- Record set -
= Beginning of Section =
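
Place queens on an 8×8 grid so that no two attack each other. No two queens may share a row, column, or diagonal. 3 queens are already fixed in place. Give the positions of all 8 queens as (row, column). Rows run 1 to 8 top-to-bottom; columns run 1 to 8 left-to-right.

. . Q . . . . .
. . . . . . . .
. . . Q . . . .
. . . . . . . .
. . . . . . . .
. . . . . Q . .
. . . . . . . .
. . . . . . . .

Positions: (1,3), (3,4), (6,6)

Row 2: attacked by (1,3)→{2,3,4}; (3,4)→{3,4,5}; (6,6)→{2,6}. Safe: 1, 7, 8. Place at column 8.
Row 4: attacked by (1,3)→{3,6}; (2,8)→{6,8}; (3,4)→{3,4,5}; (6,6)→{4,6,8}. Safe: 1, 2, 7. Place at column 7.
Row 5: attacked by (1,3)→{3,7}; (2,8)→{5,8}; (3,4)→{2,4,6}; (4,7)→{6,7,8}; (6,6)→{5,6,7}. Safe: 1. Place at column 1.
Row 7: attacked by (1,3)→{3}; (2,8)→{3,8}; (3,4)→{4,8}; (4,7)→{4,7}; (5,1)→{1,3}; (6,6)→{5,6,7}. Safe: 2. Place at column 2.
Row 8: attacked by (1,3)→{3}; (2,8)→{2,8}; (3,4)→{4}; (4,7)→{3,7}; (5,1)→{1,4}; (6,6)→{4,6,8}; (7,2)→{1,2,3}. Safe: 5. Place at column 5.
Columns [3, 8, 4, 7, 1, 6, 2, 5], r−c [-2, -6, -1, -3, 4, 0, 5, 3], r+c [4, 10, 7, 11, 6, 12, 9, 13] are all distinct, so no two queens attack.

(1,3) (2,8) (3,4) (4,7) (5,1) (6,6) (7,2) (8,5)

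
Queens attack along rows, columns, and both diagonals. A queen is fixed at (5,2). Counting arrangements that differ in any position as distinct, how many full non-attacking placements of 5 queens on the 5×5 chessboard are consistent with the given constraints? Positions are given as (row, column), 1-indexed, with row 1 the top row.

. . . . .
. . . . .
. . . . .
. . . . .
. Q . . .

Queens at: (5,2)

2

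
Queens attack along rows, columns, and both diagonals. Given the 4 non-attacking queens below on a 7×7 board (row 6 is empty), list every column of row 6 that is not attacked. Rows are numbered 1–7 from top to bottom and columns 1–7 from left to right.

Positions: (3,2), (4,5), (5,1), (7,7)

(3,2) attacks row 6 at column 2 and diagonals 5.
(4,5) attacks row 6 at column 5 and diagonals 3, 7.
(5,1) attacks row 6 at column 1 and diagonals 2.
(7,7) attacks row 6 at column 7 and diagonals 6.
Attacked columns: {1, 2, 3, 5, 6, 7}. Safe: {4}.

columns 4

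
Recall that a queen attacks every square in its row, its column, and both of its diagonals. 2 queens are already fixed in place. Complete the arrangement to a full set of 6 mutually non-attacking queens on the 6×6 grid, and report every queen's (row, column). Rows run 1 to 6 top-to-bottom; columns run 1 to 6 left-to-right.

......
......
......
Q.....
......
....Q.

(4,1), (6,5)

(1,2) (2,4) (3,6) (4,1) (5,3) (6,5)

Row 1: attacked by (4,1)→{1,4}; (6,5)→{5}. Safe: 2, 3, 6. Place at column 2.
Row 2: attacked by (1,2)→{1,2,3}; (4,1)→{1,3}; (6,5)→{1,5}. Safe: 4, 6. Place at column 4.
Row 3: attacked by (1,2)→{2,4}; (2,4)→{3,4,5}; (4,1)→{1,2}; (6,5)→{2,5}. Safe: 6. Place at column 6.
Row 5: attacked by (1,2)→{2,6}; (2,4)→{1,4}; (3,6)→{4,6}; (4,1)→{1,2}; (6,5)→{4,5,6}. Safe: 3. Place at column 3.
Columns [2, 4, 6, 1, 3, 5], r−c [-1, -2, -3, 3, 2, 1], r+c [3, 6, 9, 5, 8, 11] are all distinct, so no two queens attack.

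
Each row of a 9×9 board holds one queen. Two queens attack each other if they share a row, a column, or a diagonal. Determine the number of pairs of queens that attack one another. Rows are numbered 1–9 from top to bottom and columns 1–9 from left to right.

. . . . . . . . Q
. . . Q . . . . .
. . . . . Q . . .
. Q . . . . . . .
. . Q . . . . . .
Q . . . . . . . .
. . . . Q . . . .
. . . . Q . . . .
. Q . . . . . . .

Same column: (4,2)–(9,2) (column 2); (7,5)–(8,5) (column 5).
Same diagonal: (2,4)–(4,2) (|2−4| = |4−2| = 2); (4,2)–(5,3) (|4−5| = |2−3| = 1); (4,2)–(7,5) (|4−7| = |2−5| = 3); (5,3)–(7,5) (|5−7| = |3−5| = 2).
Total attacking pairs: 6.

6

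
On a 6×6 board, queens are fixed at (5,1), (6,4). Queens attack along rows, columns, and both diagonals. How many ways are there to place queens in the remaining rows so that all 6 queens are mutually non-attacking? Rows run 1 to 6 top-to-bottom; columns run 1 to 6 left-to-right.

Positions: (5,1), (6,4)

Branch on row 1: col 2 → 0; col 3 → 1; col 6 → 0.
Sum: 0 + 1 + 0 = 1.

1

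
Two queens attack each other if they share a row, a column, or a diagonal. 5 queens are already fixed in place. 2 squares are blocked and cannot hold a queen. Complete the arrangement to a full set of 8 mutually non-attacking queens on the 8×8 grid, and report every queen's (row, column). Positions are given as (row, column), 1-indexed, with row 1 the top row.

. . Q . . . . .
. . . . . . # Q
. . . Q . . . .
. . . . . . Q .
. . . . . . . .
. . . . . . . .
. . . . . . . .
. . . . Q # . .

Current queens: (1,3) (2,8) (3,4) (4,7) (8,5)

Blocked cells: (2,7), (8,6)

(1,3) (2,8) (3,4) (4,7) (5,1) (6,6) (7,2) (8,5)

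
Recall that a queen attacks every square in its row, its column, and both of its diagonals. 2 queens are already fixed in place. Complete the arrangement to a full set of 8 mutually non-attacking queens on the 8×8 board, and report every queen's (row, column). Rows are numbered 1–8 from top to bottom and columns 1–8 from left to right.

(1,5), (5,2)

(1,5) (2,3) (3,1) (4,7) (5,2) (6,8) (7,6) (8,4)

Row 2: attacked by (1,5)→{4,5,6}; (5,2)→{2,5}. Safe: 1, 3, 7, 8. Place at column 3.
Row 3: attacked by (1,5)→{3,5,7}; (2,3)→{2,3,4}; (5,2)→{2,4}. Safe: 1, 6, 8. Place at column 1.
Row 4: attacked by (1,5)→{2,5,8}; (2,3)→{1,3,5}; (3,1)→{1,2}; (5,2)→{1,2,3}. Safe: 4, 6, 7. Place at column 7.
Row 6: attacked by (1,5)→{5}; (2,3)→{3,7}; (3,1)→{1,4}; (4,7)→{5,7}; (5,2)→{1,2,3}. Safe: 6, 8. Place at column 8.
Row 7: attacked by (1,5)→{5}; (2,3)→{3,8}; (3,1)→{1,5}; (4,7)→{4,7}; (5,2)→{2,4}; (6,8)→{7,8}. Safe: 6. Place at column 6.
Row 8: attacked by (1,5)→{5}; (2,3)→{3}; (3,1)→{1,6}; (4,7)→{3,7}; (5,2)→{2,5}; (6,8)→{6,8}; (7,6)→{5,6,7}. Safe: 4. Place at column 4.
Columns [5, 3, 1, 7, 2, 8, 6, 4], r−c [-4, -1, 2, -3, 3, -2, 1, 4], r+c [6, 5, 4, 11, 7, 14, 13, 12] are all distinct, so no two queens attack.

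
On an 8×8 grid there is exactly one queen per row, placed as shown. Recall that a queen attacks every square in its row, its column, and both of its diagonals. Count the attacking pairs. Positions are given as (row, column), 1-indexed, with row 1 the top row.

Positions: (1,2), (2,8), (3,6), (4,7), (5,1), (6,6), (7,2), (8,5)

4

Same column: (1,2)–(7,2) (column 2); (3,6)–(6,6) (column 6).
Same diagonal: (3,6)–(4,7) (|3−4| = |6−7| = 1); (3,6)–(7,2) (|3−7| = |6−2| = 4).
Total attacking pairs: 4.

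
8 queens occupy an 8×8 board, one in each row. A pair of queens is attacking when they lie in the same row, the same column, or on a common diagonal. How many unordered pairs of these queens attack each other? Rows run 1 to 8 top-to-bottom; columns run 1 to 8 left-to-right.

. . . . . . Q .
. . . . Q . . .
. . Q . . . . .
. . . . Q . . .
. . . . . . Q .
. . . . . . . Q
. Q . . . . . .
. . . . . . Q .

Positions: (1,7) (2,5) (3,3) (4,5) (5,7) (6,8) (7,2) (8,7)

6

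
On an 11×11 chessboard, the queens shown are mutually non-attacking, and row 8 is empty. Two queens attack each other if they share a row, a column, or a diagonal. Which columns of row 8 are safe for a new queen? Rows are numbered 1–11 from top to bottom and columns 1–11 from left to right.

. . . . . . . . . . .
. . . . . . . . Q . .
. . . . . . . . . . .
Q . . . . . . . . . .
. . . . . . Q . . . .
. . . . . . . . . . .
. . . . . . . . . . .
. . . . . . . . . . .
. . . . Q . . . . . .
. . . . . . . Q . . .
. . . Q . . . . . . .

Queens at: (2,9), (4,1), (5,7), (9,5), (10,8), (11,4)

columns 2, 11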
= End of Section =
- What to work on -
Above are the entries. Quote exactly the lines from the one bearing "Queens at: (5,2)" through the one bearing "Queens attack along rows, columns, and both diagonals. Given".

- Solution for this exercise -
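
Queens at: (5,2)

2

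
Queens attack along rows, columns, and both diagonals. Given the 4 non-attacking queens below on a 7×7 board (row 6 is empty), list every column of row 6 that is not attacked. Rows are numbered 1–7 from top to bottom and columns 1–7 from left to right.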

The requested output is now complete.